> Task to carry out: Please print the whole listing again, exactly as shown.

++++

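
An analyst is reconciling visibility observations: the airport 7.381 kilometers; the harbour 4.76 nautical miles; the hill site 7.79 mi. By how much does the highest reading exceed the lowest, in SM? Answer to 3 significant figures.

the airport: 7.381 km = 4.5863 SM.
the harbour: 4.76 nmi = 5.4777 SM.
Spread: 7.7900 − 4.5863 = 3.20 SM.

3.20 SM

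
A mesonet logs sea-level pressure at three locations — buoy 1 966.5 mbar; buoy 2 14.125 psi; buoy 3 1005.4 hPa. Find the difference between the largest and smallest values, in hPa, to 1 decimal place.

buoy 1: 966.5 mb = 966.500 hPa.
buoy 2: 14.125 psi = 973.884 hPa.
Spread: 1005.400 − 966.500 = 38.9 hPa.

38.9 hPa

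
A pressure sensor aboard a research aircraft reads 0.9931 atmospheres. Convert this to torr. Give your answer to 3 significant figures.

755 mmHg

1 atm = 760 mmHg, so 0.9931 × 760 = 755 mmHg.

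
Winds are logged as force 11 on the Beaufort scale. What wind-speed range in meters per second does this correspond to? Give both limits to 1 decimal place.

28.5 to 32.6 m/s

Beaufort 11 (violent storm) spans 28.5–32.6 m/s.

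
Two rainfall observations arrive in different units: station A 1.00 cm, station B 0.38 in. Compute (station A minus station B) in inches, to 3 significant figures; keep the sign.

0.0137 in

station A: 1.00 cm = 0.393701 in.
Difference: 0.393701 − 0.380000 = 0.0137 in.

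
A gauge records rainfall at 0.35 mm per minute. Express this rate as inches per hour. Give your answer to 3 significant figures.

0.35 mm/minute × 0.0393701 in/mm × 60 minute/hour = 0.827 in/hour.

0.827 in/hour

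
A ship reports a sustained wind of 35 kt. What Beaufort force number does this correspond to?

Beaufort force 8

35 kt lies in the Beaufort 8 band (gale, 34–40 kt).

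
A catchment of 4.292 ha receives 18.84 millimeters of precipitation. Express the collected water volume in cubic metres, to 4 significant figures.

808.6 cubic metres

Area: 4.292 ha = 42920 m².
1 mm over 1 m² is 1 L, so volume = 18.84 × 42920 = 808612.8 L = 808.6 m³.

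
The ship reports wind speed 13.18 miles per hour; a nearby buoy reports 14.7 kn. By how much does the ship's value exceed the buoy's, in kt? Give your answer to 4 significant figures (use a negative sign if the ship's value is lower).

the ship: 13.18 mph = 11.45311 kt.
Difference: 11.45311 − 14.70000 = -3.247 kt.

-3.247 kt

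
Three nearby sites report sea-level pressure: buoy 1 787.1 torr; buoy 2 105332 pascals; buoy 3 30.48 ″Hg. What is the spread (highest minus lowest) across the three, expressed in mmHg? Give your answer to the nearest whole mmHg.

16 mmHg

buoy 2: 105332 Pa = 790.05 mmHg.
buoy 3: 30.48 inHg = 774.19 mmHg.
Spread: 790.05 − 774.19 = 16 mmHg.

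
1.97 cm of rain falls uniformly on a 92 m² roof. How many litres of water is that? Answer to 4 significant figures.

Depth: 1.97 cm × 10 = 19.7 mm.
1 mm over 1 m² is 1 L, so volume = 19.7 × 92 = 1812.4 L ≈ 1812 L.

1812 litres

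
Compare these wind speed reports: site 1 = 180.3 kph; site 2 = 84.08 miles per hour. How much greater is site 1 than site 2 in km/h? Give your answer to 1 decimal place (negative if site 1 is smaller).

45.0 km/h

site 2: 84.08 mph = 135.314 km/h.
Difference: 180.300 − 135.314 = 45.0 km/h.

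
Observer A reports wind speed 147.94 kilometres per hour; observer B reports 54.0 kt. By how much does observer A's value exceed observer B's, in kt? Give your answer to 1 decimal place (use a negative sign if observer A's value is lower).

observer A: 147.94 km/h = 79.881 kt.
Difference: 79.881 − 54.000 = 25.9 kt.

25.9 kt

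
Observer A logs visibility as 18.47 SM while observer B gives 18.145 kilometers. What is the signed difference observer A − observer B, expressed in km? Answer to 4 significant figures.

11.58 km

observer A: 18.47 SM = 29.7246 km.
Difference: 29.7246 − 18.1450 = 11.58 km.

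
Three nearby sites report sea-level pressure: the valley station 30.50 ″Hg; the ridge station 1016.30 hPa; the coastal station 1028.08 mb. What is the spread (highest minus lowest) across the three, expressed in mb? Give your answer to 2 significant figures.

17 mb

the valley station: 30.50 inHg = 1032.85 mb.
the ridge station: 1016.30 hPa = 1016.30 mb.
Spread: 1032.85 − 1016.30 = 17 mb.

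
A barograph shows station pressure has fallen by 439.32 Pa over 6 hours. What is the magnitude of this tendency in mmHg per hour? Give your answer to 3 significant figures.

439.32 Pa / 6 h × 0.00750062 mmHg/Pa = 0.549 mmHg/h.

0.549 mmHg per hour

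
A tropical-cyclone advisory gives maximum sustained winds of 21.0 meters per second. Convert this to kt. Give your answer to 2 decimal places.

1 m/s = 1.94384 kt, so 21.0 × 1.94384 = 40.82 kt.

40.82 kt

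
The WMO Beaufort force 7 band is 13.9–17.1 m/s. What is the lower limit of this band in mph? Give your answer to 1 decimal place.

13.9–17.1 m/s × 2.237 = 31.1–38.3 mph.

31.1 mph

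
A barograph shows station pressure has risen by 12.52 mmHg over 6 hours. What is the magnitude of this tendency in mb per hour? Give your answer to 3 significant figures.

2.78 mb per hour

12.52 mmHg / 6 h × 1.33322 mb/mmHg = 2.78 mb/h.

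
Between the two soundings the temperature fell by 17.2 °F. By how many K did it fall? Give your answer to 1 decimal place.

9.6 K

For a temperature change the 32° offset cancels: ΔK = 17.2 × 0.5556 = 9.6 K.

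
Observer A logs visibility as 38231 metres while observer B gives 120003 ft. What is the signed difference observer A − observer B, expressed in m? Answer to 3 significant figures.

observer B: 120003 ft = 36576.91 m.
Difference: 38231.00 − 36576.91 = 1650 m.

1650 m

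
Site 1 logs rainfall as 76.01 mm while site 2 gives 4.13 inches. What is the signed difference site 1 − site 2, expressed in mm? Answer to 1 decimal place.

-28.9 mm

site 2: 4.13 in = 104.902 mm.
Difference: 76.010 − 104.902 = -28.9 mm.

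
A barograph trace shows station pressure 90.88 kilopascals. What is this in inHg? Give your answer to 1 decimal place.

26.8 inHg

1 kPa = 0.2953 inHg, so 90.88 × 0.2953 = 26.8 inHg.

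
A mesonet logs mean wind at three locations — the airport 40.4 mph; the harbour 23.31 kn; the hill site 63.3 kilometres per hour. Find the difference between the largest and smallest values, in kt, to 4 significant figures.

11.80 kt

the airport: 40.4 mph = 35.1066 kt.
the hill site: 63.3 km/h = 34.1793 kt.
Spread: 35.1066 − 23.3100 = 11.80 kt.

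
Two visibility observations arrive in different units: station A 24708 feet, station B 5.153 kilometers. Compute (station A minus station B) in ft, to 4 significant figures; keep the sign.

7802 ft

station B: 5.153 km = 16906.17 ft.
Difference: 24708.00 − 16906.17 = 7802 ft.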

++++

> Solution for this exercise:
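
An analyst is reconciling visibility observations: the airport 7.381 kilometers; the harbour 4.76 nautical miles; the hill site 7.79 mi. By how much does the highest reading exceed the lowest, in SM? Answer to 3 significant figures.

the airport: 7.381 km = 4.5863 SM.
the harbour: 4.76 nmi = 5.4777 SM.
Spread: 7.7900 − 4.5863 = 3.20 SM.

3.20 SM

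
A mesonet logs sea-level pressure at three locations — buoy 1 966.5 mbar; buoy 2 14.125 psi; buoy 3 1005.4 hPa. Find the difference between the largest and smallest values, in hPa, to 1 decimal place.

buoy 1: 966.5 mb = 966.500 hPa.
buoy 2: 14.125 psi = 973.884 hPa.
Spread: 1005.400 − 966.500 = 38.9 hPa.

38.9 hPa

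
A pressure sensor aboard a research aircraft reads 0.9931 atmospheres. Convert this to torr. Give your answer to 3 significant figures.

755 mmHg

1 atm = 760 mmHg, so 0.9931 × 760 = 755 mmHg.

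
Winds are logged as force 11 on the Beaufort scale. What wind-speed range in meters per second does this correspond to? Give both limits to 1 decimal place.

28.5 to 32.6 m/s

Beaufort 11 (violent storm) spans 28.5–32.6 m/s.

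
Two rainfall observations arrive in different units: station A 1.00 cm, station B 0.38 in. Compute (station A minus station B) in inches, to 3 significant figures; keep the sign.

0.0137 in

station A: 1.00 cm = 0.393701 in.
Difference: 0.393701 − 0.380000 = 0.0137 in.

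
A gauge records rainfall at 0.35 mm per minute. Express this rate as inches per hour. Give your answer to 3 significant figures.

0.35 mm/minute × 0.0393701 in/mm × 60 minute/hour = 0.827 in/hour.

0.827 in/hour

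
A ship reports a sustained wind of 35 kt. What Beaufort force number does this correspond to?

Beaufort force 8

35 kt lies in the Beaufort 8 band (gale, 34–40 kt).

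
A catchment of 4.292 ha receives 18.84 millimeters of precipitation. Express the collected water volume in cubic metres, to 4 significant figures.

808.6 cubic metres

Area: 4.292 ha = 42920 m².
1 mm over 1 m² is 1 L, so volume = 18.84 × 42920 = 808612.8 L = 808.6 m³.

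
The ship reports wind speed 13.18 miles per hour; a nearby buoy reports 14.7 kn. By how much does the ship's value exceed the buoy's, in kt? Give your answer to 4 significant figures (use a negative sign if the ship's value is lower).

the ship: 13.18 mph = 11.45311 kt.
Difference: 11.45311 − 14.70000 = -3.247 kt.

-3.247 kt

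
Three nearby sites report sea-level pressure: buoy 1 787.1 torr; buoy 2 105332 pascals; buoy 3 30.48 ″Hg. What is the spread (highest minus lowest) across the three, expressed in mmHg? Give your answer to the nearest whole mmHg.

16 mmHg

buoy 2: 105332 Pa = 790.05 mmHg.
buoy 3: 30.48 inHg = 774.19 mmHg.
Spread: 790.05 − 774.19 = 16 mmHg.

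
1.97 cm of rain falls uniformly on a 92 m² roof. How many litres of water is that? Answer to 4 significant figures.

Depth: 1.97 cm × 10 = 19.7 mm.
1 mm over 1 m² is 1 L, so volume = 19.7 × 92 = 1812.4 L ≈ 1812 L.

1812 litres

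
Compare these wind speed reports: site 1 = 180.3 kph; site 2 = 84.08 miles per hour. How much greater is site 1 than site 2 in km/h? Give your answer to 1 decimal place (negative if site 1 is smaller).

45.0 km/h

site 2: 84.08 mph = 135.314 km/h.
Difference: 180.300 − 135.314 = 45.0 km/h.

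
Observer A reports wind speed 147.94 kilometres per hour; observer B reports 54.0 kt. By how much does observer A's value exceed observer B's, in kt? Give your answer to 1 decimal place (use a negative sign if observer A's value is lower).

observer A: 147.94 km/h = 79.881 kt.
Difference: 79.881 − 54.000 = 25.9 kt.

25.9 kt

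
Observer A logs visibility as 18.47 SM while observer B gives 18.145 kilometers. What is the signed difference observer A − observer B, expressed in km? Answer to 4 significant figures.

11.58 km

observer A: 18.47 SM = 29.7246 km.
Difference: 29.7246 − 18.1450 = 11.58 km.

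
Three nearby sites report sea-level pressure: the valley station 30.50 ″Hg; the ridge station 1016.30 hPa; the coastal station 1028.08 mb. What is the spread (highest minus lowest) across the three, expressed in mb? Give your answer to 2 significant figures.

17 mb

the valley station: 30.50 inHg = 1032.85 mb.
the ridge station: 1016.30 hPa = 1016.30 mb.
Spread: 1032.85 − 1016.30 = 17 mb.

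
A barograph shows station pressure has fallen by 439.32 Pa over 6 hours. What is the magnitude of this tendency in mmHg per hour? Give your answer to 3 significant figures.

439.32 Pa / 6 h × 0.00750062 mmHg/Pa = 0.549 mmHg/h.

0.549 mmHg per hour

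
A tropical-cyclone advisory gives maximum sustained winds of 21.0 meters per second. Convert this to kt. Give your answer to 2 decimal places.

1 m/s = 1.94384 kt, so 21.0 × 1.94384 = 40.82 kt.

40.82 kt

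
The WMO Beaufort force 7 band is 13.9–17.1 m/s. What is the lower limit of this band in mph? Give your answer to 1 decimal place.

13.9–17.1 m/s × 2.237 = 31.1–38.3 mph.

31.1 mph

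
A barograph shows station pressure has risen by 12.52 mmHg over 6 hours. What is the magnitude of this tendency in mb per hour? Give your answer to 3 significant figures.

2.78 mb per hour

12.52 mmHg / 6 h × 1.33322 mb/mmHg = 2.78 mb/h.

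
Between the two soundings the temperature fell by 17.2 °F. By how many K did it fall? Give your answer to 1 decimal place.

9.6 K

For a temperature change the 32° offset cancels: ΔK = 17.2 × 0.5556 = 9.6 K.

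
Observer A logs visibility as 38231 metres while observer B gives 120003 ft. What is the signed difference observer A − observer B, expressed in m? Answer to 3 significant figures.

observer B: 120003 ft = 36576.91 m.
Difference: 38231.00 − 36576.91 = 1650 m.

1650 m

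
Site 1 logs rainfall as 76.01 mm while site 2 gives 4.13 inches. What is the signed difference site 1 − site 2, expressed in mm? Answer to 1 decimal place.

-28.9 mm

site 2: 4.13 in = 104.902 mm.
Difference: 76.010 − 104.902 = -28.9 mm.

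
A barograph trace shows station pressure 90.88 kilopascals. What is this in inHg? Give your answer to 1 decimal place.

26.8 inHg

1 kPa = 0.2953 inHg, so 90.88 × 0.2953 = 26.8 inHg.

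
A mesonet logs mean wind at three locations — the airport 40.4 mph; the harbour 23.31 kn; the hill site 63.3 kilometres per hour. Find the difference between the largest and smallest values, in kt, to 4 significant figures.

11.80 kt

the airport: 40.4 mph = 35.1066 kt.
the hill site: 63.3 km/h = 34.1793 kt.
Spread: 35.1066 − 23.3100 = 11.80 kt.

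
Two visibility observations arrive in different units: station A 24708 feet, station B 5.153 kilometers. Compute (station A minus station B) in ft, to 4 significant figures; keep the sign.

7802 ft

station B: 5.153 km = 16906.17 ft.
Difference: 24708.00 − 16906.17 = 7802 ft.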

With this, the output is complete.